WHAT IS BEING ASKED. Beginning at the line that contains "Noise level is", write out each remaining line of the entries below exactly as it stands.

DATA TO PROCESS.
================================

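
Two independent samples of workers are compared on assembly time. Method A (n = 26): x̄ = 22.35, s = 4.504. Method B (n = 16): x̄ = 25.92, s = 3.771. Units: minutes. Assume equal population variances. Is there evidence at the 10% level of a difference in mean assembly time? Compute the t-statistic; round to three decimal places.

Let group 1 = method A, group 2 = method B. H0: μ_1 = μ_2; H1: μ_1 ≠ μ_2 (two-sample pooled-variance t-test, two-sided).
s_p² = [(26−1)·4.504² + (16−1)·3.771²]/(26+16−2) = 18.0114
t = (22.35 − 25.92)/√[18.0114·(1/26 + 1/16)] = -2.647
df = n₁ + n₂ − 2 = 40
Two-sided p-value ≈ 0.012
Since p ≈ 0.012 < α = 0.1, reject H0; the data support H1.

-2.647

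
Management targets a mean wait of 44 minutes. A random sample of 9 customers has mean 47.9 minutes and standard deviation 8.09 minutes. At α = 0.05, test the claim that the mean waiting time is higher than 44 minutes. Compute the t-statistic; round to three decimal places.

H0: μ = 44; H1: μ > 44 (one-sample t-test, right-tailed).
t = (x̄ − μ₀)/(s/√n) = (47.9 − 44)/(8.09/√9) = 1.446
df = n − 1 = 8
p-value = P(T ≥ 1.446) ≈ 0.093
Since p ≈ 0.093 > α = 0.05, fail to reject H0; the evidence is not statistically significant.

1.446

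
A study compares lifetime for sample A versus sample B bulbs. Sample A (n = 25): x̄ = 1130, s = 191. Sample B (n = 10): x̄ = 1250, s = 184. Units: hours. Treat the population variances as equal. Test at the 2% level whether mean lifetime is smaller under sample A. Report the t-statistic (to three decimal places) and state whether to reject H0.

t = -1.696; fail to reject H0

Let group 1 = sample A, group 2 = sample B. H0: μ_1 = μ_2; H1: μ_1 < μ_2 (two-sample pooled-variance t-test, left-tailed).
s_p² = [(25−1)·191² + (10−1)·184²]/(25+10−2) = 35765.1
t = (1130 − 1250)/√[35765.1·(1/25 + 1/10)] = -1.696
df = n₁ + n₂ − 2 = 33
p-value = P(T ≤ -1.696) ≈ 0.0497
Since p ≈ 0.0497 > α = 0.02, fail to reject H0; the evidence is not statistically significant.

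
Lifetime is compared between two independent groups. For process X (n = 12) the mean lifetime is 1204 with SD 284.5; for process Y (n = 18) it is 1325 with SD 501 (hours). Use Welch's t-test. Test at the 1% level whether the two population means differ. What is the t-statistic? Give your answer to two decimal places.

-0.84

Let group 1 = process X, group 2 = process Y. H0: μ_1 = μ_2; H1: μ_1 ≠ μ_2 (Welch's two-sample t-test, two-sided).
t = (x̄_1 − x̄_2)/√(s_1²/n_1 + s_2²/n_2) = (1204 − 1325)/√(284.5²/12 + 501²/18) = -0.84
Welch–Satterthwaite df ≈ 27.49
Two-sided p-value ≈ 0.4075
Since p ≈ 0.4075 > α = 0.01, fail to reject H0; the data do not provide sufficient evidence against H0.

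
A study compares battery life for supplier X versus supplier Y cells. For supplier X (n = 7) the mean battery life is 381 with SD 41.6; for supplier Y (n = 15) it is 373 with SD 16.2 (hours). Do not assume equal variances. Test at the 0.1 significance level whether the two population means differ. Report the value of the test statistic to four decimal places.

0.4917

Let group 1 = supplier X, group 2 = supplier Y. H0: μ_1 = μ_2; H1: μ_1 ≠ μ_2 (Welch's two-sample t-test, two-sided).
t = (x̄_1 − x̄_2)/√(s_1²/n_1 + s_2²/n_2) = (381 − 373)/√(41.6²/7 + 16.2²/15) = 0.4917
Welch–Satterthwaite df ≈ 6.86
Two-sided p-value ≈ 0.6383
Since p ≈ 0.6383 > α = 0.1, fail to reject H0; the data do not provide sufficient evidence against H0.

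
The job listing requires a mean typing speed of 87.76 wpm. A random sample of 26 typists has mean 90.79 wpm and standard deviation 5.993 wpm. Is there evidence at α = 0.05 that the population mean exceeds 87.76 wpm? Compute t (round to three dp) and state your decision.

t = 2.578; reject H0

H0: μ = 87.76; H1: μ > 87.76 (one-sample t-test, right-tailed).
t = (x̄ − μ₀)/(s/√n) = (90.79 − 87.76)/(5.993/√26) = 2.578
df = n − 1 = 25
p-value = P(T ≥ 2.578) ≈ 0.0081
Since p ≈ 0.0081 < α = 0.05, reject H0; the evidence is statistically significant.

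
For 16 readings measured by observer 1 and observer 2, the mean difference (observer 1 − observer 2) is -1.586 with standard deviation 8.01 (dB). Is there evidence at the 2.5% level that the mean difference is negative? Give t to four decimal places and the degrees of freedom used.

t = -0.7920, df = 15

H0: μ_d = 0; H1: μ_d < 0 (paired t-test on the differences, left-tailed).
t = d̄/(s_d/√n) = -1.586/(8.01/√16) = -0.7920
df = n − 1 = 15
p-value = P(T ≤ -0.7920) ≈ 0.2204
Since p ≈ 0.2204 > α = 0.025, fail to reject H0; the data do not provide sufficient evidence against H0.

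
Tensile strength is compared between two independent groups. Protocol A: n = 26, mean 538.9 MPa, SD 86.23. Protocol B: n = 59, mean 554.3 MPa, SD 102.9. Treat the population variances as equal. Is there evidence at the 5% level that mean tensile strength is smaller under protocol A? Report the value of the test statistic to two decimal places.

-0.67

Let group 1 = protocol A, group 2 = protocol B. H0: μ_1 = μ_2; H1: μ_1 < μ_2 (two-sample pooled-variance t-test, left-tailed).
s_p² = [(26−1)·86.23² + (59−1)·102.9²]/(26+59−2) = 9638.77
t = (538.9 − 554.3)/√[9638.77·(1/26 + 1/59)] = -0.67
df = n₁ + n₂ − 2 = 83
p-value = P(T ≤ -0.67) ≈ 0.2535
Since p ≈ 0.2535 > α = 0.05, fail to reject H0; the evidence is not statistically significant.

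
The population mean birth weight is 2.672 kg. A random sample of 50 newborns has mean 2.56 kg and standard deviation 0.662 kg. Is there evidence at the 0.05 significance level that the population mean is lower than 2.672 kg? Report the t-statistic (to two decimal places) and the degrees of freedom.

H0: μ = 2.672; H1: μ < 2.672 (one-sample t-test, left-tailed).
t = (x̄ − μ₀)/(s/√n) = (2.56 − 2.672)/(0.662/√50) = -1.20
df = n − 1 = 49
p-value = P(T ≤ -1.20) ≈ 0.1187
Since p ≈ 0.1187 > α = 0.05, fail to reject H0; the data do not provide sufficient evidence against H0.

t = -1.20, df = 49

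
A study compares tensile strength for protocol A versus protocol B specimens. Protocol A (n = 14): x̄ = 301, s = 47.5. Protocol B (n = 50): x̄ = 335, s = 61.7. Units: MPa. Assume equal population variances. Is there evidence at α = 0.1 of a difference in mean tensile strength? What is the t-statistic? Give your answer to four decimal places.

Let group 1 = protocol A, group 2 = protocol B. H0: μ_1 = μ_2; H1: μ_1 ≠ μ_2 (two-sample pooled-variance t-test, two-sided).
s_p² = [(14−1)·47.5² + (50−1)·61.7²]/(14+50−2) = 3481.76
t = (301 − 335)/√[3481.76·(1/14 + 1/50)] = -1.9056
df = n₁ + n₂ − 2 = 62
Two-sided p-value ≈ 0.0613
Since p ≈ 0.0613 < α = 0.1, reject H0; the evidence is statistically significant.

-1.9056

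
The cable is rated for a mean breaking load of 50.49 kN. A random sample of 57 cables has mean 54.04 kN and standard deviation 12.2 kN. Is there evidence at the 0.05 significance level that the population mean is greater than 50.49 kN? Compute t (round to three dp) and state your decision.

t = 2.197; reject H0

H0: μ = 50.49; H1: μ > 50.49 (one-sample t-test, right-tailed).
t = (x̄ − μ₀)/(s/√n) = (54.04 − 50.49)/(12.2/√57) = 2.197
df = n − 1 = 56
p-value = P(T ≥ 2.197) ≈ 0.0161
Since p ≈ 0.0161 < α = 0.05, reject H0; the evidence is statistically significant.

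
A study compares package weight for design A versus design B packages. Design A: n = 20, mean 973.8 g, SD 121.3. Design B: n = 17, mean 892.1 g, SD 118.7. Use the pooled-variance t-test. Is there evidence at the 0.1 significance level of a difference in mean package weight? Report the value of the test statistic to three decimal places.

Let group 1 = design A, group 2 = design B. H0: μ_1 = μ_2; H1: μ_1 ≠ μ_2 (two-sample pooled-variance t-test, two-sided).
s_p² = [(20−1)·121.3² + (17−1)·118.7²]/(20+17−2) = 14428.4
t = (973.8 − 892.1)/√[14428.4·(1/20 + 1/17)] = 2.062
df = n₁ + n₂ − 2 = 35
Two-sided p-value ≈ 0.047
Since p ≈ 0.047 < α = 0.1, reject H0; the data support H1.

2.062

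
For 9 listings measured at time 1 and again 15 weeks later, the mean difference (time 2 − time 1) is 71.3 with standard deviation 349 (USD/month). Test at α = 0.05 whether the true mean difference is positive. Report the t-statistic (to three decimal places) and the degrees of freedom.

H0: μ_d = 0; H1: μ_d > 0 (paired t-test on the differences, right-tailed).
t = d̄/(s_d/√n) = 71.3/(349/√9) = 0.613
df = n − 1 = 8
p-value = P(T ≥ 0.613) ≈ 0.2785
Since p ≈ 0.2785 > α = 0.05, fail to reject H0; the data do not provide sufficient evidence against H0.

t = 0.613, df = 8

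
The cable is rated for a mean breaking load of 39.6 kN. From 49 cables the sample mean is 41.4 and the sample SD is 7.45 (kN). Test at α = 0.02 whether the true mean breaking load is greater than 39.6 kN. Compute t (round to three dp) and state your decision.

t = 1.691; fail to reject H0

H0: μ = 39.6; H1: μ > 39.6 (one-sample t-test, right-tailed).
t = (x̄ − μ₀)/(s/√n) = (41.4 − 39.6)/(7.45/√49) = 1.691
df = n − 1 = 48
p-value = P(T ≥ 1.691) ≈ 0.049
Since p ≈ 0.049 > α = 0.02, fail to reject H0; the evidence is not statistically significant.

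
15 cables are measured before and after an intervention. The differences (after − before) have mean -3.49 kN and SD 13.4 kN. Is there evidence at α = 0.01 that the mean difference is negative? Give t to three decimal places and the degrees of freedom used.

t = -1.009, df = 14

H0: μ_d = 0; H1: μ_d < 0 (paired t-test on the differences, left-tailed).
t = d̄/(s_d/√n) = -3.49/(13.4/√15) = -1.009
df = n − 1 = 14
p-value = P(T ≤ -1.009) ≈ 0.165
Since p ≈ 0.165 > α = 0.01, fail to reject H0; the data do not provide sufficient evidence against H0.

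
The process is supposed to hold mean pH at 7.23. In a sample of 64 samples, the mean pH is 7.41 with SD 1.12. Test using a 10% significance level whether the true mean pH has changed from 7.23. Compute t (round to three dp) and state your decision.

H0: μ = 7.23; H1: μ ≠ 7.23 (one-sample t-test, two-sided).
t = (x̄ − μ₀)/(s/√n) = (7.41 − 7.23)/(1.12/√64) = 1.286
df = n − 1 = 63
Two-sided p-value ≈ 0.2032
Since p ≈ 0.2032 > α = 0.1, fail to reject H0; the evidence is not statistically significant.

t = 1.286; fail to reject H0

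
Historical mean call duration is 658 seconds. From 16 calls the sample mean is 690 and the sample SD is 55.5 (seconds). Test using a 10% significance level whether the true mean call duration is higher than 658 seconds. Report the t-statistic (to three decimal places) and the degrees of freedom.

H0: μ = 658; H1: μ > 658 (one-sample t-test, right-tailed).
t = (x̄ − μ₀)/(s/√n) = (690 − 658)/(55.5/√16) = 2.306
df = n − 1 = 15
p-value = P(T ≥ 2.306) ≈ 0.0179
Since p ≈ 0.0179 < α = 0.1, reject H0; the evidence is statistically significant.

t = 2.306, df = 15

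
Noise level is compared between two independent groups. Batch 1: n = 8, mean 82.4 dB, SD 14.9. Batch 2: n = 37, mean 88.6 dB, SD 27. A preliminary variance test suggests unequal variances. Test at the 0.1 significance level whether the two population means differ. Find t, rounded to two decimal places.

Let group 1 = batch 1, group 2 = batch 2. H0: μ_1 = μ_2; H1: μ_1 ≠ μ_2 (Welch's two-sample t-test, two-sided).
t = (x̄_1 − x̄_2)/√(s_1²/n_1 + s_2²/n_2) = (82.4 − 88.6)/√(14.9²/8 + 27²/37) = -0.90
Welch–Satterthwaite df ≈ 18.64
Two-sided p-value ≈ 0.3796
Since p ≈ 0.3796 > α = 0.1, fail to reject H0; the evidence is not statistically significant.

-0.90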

================================

RESULT OF THE EXERCISE.
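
Noise level is compared between two independent groups. Batch 1: n = 8, mean 82.4 dB, SD 14.9. Batch 2: n = 37, mean 88.6 dB, SD 27. A preliminary variance test suggests unequal variances. Test at the 0.1 significance level whether the two population means differ. Find t, rounded to two decimal places.

Let group 1 = batch 1, group 2 = batch 2. H0: μ_1 = μ_2; H1: μ_1 ≠ μ_2 (Welch's two-sample t-test, two-sided).
t = (x̄_1 − x̄_2)/√(s_1²/n_1 + s_2²/n_2) = (82.4 − 88.6)/√(14.9²/8 + 27²/37) = -0.90
Welch–Satterthwaite df ≈ 18.64
Two-sided p-value ≈ 0.3796
Since p ≈ 0.3796 > α = 0.1, fail to reject H0; the evidence is not statistically significant.

-0.90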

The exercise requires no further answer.